## Input data
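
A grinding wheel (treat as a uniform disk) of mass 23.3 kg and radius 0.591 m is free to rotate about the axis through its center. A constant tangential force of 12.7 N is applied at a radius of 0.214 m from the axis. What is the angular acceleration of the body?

I = ½MR² = (1/2)(23.3)(0.591)² = 4.069 kg·m².
τ = F·r = (12.7)(0.214) = 2.718 N·m.
Newton's second law for rotation, τ = Iα, gives α = τ/I = 2.718/4.069 = 0.6679 rad/s².

α ≈ 0.668 rad/s²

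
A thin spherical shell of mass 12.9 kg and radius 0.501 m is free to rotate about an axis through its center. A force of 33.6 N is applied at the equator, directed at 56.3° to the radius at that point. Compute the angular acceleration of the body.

I = (2/3)MR² = (2/3)(12.9)(0.501)² = 2.159 kg·m².
Only the tangential component produces torque: τ = F R sinθ = (33.6)(0.501) sin 56.3° = 14.00 N·m.
From τ = Iα: α = 14.00/2.159 = 6.488 rad/s².

α ≈ 6.49 rad/s²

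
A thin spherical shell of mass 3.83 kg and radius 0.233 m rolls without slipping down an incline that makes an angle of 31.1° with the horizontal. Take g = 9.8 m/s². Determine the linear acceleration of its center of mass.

Translation along the incline: Mg sinθ − f = Ma.
Rotation about the center: fR = Iα with I = (2/3)MR². No-slip gives a = αR, so f = (I/R²)a = (2/3)M a.
Substituting: Mg sinθ = (1 + 0.6667)Ma, so a = g sinθ/(1 + 0.6667) = (9.8) sin 31.1° / 1.667 = 3.037 m/s².

a ≈ 3.04 m/s²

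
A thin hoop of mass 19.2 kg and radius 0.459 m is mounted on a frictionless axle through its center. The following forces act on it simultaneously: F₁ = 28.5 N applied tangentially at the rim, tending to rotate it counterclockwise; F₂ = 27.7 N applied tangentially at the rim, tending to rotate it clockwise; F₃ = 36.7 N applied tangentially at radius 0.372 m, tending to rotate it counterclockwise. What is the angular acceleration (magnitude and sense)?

I = MR² = (19.2)(0.459)² = 4.045 kg·m².
Taking counterclockwise as positive: τ₁ = +(28.5)(0.459) = +13.08 N·m; τ₂ = −(27.7)(0.459) = −12.71 N·m; τ₃ = +(36.7)(0.372) = +13.65 N·m.
Net torque τ = 14.02 N·m.
α = τ/I = 14.02/4.045 = 3.466 rad/s².

α ≈ 3.47 rad/s², counterclockwise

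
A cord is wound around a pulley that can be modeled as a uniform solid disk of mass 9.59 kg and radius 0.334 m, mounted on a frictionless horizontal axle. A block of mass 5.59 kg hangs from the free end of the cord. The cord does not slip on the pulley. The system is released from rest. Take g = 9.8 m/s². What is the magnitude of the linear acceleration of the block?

I = ½MR² = (1/2)(9.59)(0.334)² = 0.5349 kg·m².
Block: mg − T = ma. Pulley: TR = Iα. No-slip: a = αR, so T = (I/R²)a = 4.795·a.
Then mg = (m + 4.795)a, so a = (5.59)(9.8)/(5.59 + 4.795) = 5.275 m/s².

a ≈ 5.28 m/s²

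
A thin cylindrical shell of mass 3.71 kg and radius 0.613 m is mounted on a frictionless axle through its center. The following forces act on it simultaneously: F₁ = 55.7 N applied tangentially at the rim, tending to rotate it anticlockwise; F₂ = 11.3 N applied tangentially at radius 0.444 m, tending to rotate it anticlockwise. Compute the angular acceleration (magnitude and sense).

I = MR² = (3.71)(0.613)² = 1.394 kg·m².
Taking anticlockwise as positive: τ₁ = +(55.7)(0.613) = +34.14 N·m; τ₂ = +(11.3)(0.444) = +5.017 N·m.
Net torque τ = 39.16 N·m.
α = τ/I = 39.16/1.394 = 28.09 rad/s².

α ≈ 28.1 rad/s², anticlockwise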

## Instructions to follow
Put down all the data once more, exactly as it appears above.

## Solution for this problem
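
A grinding wheel (treat as a uniform disk) of mass 23.3 kg and radius 0.591 m is free to rotate about the axis through its center. A constant tangential force of 12.7 N is applied at a radius of 0.214 m from the axis. What is the angular acceleration of the body?

I = ½MR² = (1/2)(23.3)(0.591)² = 4.069 kg·m².
τ = F·r = (12.7)(0.214) = 2.718 N·m.
Newton's second law for rotation, τ = Iα, gives α = τ/I = 2.718/4.069 = 0.6679 rad/s².

α ≈ 0.668 rad/s²

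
A thin spherical shell of mass 12.9 kg and radius 0.501 m is free to rotate about an axis through its center. A force of 33.6 N is applied at the equator, directed at 56.3° to the radius at that point. Compute the angular acceleration of the body.

I = (2/3)MR² = (2/3)(12.9)(0.501)² = 2.159 kg·m².
Only the tangential component produces torque: τ = F R sinθ = (33.6)(0.501) sin 56.3° = 14.00 N·m.
From τ = Iα: α = 14.00/2.159 = 6.488 rad/s².

α ≈ 6.49 rad/s²

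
A thin spherical shell of mass 3.83 kg and radius 0.233 m rolls without slipping down an incline that makes an angle of 31.1° with the horizontal. Take g = 9.8 m/s². Determine the linear acceleration of its center of mass.

Translation along the incline: Mg sinθ − f = Ma.
Rotation about the center: fR = Iα with I = (2/3)MR². No-slip gives a = αR, so f = (I/R²)a = (2/3)M a.
Substituting: Mg sinθ = (1 + 0.6667)Ma, so a = g sinθ/(1 + 0.6667) = (9.8) sin 31.1° / 1.667 = 3.037 m/s².

a ≈ 3.04 m/s²

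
A thin hoop of mass 19.2 kg and radius 0.459 m is mounted on a frictionless axle through its center. The following forces act on it simultaneously: F₁ = 28.5 N applied tangentially at the rim, tending to rotate it counterclockwise; F₂ = 27.7 N applied tangentially at the rim, tending to rotate it clockwise; F₃ = 36.7 N applied tangentially at radius 0.372 m, tending to rotate it counterclockwise. What is the angular acceleration (magnitude and sense)?

I = MR² = (19.2)(0.459)² = 4.045 kg·m².
Taking counterclockwise as positive: τ₁ = +(28.5)(0.459) = +13.08 N·m; τ₂ = −(27.7)(0.459) = −12.71 N·m; τ₃ = +(36.7)(0.372) = +13.65 N·m.
Net torque τ = 14.02 N·m.
α = τ/I = 14.02/4.045 = 3.466 rad/s².

α ≈ 3.47 rad/s², counterclockwise

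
A cord is wound around a pulley that can be modeled as a uniform solid disk of mass 9.59 kg and radius 0.334 m, mounted on a frictionless horizontal axle. A block of mass 5.59 kg hangs from the free end of the cord. The cord does not slip on the pulley. The system is released from rest. Take g = 9.8 m/s². What is the magnitude of the linear acceleration of the block?

I = ½MR² = (1/2)(9.59)(0.334)² = 0.5349 kg·m².
Block: mg − T = ma. Pulley: TR = Iα. No-slip: a = αR, so T = (I/R²)a = 4.795·a.
Then mg = (m + 4.795)a, so a = (5.59)(9.8)/(5.59 + 4.795) = 5.275 m/s².

a ≈ 5.28 m/s²

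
A thin cylindrical shell of mass 3.71 kg and radius 0.613 m is mounted on a frictionless axle through its center. The following forces act on it simultaneously: F₁ = 55.7 N applied tangentially at the rim, tending to rotate it anticlockwise; F₂ = 11.3 N applied tangentially at radius 0.444 m, tending to rotate it anticlockwise. Compute the angular acceleration (magnitude and sense).

I = MR² = (3.71)(0.613)² = 1.394 kg·m².
Taking anticlockwise as positive: τ₁ = +(55.7)(0.613) = +34.14 N·m; τ₂ = +(11.3)(0.444) = +5.017 N·m.
Net torque τ = 39.16 N·m.
α = τ/I = 39.16/1.394 = 28.09 rad/s².

α ≈ 28.1 rad/s², anticlockwise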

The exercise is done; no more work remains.